Your answer should be each line of the entries that contains the word "Side", copied in full.

» **Data section**
━━━━━━━━
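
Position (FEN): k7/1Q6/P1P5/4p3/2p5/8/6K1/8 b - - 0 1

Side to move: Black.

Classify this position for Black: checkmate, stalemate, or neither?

checkmate

Black to move; black king on a8.
In check: yes, from the white queen on b7.
King squares — a7: attacked by Qb7; b7: attacked by Pa6; b8: attacked by Qb7.
Legal moves for Black: none.
In check with no legal moves → checkmate.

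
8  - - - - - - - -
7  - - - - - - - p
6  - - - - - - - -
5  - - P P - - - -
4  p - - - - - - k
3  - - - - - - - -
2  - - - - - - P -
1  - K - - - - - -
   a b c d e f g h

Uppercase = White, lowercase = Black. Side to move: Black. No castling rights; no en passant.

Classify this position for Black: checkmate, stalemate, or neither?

neither

Black to move; black king on h4.
In check: no.
Legal moves for Black: Kh5, Kg5, Kg4, Kg3, h6, a3, h5.
Black has 7 legal moves and is not in check → neither.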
━━━━━━━━
» **Solution for this task**
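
Side to move: Black.
Uppercase = White, lowercase = Black. Side to move: Black. No castling rights; no en passant.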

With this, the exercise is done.